EXERCISE DESCRIPTION:
Transcribe every line of the entries exactly.
BEGIN
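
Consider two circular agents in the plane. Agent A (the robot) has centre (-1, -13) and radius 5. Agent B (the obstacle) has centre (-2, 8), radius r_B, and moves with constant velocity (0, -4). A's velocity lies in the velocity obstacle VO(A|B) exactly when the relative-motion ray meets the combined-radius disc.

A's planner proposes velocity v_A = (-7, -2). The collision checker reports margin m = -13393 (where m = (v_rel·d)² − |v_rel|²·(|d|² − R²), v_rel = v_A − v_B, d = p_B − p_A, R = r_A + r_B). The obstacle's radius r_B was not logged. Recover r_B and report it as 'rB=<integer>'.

m = -13393
d = (-1, 21);  v_rel = (-7, 2),  |v_rel|² = 53
v_rel×d = (-7)·(21) − (2)·(-1) = -145
since m = R²·53 − (-145)²:  R² = (21025 + -13393) / 53 = 144
R = √144 = 12  ⇒  r_B = 12 − 5 = 7

rB=7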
END
SOLUTION FOR THIS EXERCISE:
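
Consider two circular agents in the plane. Agent A (the robot) has centre (-1, -13) and radius 5. Agent B (the obstacle) has centre (-2, 8), radius r_B, and moves with constant velocity (0, -4). A's velocity lies in the velocity obstacle VO(A|B) exactly when the relative-motion ray meets the combined-radius disc.

A's planner proposes velocity v_A = (-7, -2). The collision checker reports margin m = -13393 (where m = (v_rel·d)² − |v_rel|²·(|d|² − R²), v_rel = v_A − v_B, d = p_B − p_A, R = r_A + r_B). The obstacle's radius r_B was not logged. Recover r_B and report it as 'rB=<integer>'.

m = -13393
d = (-1, 21);  v_rel = (-7, 2),  |v_rel|² = 53
v_rel×d = (-7)·(21) − (2)·(-1) = -145
since m = R²·53 − (-145)²:  R² = (21025 + -13393) / 53 = 144
R = √144 = 12  ⇒  r_B = 12 − 5 = 7

rB=7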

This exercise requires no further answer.